**TRY IT**
Stop after the line that contains "- (b) at least"; until then, restate each line of the entries word for word from the very first.

(Saved entries)
# # #
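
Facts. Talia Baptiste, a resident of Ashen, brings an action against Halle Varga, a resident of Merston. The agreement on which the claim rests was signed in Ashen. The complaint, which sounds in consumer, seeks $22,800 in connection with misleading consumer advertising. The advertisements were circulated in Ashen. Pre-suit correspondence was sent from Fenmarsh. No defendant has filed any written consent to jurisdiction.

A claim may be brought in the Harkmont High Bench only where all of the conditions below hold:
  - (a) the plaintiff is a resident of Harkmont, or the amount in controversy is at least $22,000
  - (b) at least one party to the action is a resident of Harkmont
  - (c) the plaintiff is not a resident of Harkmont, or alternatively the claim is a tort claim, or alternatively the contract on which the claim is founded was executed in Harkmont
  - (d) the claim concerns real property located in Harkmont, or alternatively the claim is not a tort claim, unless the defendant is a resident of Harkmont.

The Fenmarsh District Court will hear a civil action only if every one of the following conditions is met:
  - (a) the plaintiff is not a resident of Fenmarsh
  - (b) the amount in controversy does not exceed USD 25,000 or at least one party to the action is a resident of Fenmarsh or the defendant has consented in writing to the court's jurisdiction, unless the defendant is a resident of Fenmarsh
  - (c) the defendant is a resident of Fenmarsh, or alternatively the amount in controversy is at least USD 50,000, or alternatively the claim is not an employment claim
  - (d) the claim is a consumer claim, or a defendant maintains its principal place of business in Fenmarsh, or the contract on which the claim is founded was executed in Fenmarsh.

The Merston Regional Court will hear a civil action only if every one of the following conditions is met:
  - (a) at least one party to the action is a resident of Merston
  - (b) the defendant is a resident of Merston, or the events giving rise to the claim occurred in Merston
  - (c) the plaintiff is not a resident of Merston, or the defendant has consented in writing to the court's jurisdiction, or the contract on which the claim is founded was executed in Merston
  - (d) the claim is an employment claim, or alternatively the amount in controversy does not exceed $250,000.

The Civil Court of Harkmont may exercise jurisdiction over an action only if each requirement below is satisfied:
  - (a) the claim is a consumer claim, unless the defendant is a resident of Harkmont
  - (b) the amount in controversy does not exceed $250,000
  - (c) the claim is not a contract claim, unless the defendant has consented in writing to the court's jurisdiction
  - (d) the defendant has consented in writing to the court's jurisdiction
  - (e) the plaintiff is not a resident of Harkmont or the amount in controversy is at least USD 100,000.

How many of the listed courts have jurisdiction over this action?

2

The Harkmont High Bench:
  (a) The amount in controversy is $22,800, which meets the 22,000 dollars floor, so this disjunct is met. Satisfied.
  (b) No party resides in Harkmont. Fails.
  (c) The plaintiff resides in Ashen, which is not Harkmont, so one alternative holds. Condition met.
  (d) The claim is a consumer claim, not a tort claim, so one alternative holds. Met.
  → At least one condition fails; no jurisdiction.
The Fenmarsh District Court:
  (a) The plaintiff resides in Ashen, which is not Fenmarsh. Condition met.
  (b) The amount in controversy is 22,800 dollars, within the $25,000 ceiling, which satisfies one of the alternatives. Condition met.
  (c) The claim is a consumer claim, not an employment claim, so this disjunct is met. Condition met.
  (d) The claim is a consumer claim, so one alternative holds. Satisfied.
  → Every requirement is satisfied — jurisdiction.
The Merston Regional Court:
  (a) Halle Varga resides in Merston. Condition met.
  (b) The defendant resides in Merston — that alternative is enough. Satisfied.
  (c) The plaintiff resides in Ashen, which is not Merston, so one alternative holds. Condition met.
  (d) The amount in controversy is $22,800, within the $250,000 ceiling, so this disjunct is met. Satisfied.
  → The court has jurisdiction.
The Civil Court of Harkmont:
  (a) The claim is a consumer claim. Condition met.
  (b) The amount in controversy is USD 22,800, within the USD 250,000 ceiling. Met.
  (c) The claim is a consumer claim, not a contract claim. Met.
  (d) No such written consent has been filed. Fails.
  (e) The plaintiff resides in Ashen, which is not Harkmont, which satisfies one of the alternatives. Condition met.
  → No jurisdiction.
Courts with jurisdiction: the Fenmarsh District Court, the Merston Regional Court — 2 in total.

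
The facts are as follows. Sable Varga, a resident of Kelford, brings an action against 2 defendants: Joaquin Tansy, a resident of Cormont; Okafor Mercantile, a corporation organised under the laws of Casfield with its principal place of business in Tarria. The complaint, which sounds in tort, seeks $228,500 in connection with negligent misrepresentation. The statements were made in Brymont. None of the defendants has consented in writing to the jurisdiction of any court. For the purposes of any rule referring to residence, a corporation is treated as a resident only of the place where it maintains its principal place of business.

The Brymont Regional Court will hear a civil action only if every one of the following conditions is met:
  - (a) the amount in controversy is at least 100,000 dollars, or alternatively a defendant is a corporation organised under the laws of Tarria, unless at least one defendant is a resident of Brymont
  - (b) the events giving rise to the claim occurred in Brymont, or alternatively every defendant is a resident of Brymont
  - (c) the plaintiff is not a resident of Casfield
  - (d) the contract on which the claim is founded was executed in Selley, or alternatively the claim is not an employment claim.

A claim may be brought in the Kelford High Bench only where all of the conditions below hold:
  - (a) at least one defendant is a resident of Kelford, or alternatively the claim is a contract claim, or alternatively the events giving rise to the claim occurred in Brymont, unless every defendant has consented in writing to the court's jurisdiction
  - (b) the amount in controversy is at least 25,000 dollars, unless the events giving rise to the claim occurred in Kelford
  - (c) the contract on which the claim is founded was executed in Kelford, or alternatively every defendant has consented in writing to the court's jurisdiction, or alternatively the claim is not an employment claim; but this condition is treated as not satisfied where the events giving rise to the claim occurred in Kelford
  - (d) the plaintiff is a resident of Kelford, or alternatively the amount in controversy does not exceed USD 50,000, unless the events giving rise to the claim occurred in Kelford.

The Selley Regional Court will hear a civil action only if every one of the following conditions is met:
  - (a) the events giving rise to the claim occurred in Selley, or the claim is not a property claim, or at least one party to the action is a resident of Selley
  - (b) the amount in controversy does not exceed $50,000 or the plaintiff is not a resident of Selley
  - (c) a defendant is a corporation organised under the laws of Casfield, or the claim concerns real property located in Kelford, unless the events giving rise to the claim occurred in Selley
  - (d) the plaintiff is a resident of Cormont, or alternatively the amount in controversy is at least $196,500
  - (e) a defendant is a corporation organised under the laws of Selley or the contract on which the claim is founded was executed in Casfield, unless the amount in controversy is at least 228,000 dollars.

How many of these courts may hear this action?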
# # #
**COMPLETED TASK**
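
Facts. Talia Baptiste, a resident of Ashen, brings an action against Halle Varga, a resident of Merston. The agreement on which the claim rests was signed in Ashen. The complaint, which sounds in consumer, seeks $22,800 in connection with misleading consumer advertising. The advertisements were circulated in Ashen. Pre-suit correspondence was sent from Fenmarsh. No defendant has filed any written consent to jurisdiction.

A claim may be brought in the Harkmont High Bench only where all of the conditions below hold:
  - (a) the plaintiff is a resident of Harkmont, or the amount in controversy is at least $22,000
  - (b) at least one party to the action is a resident of Harkmont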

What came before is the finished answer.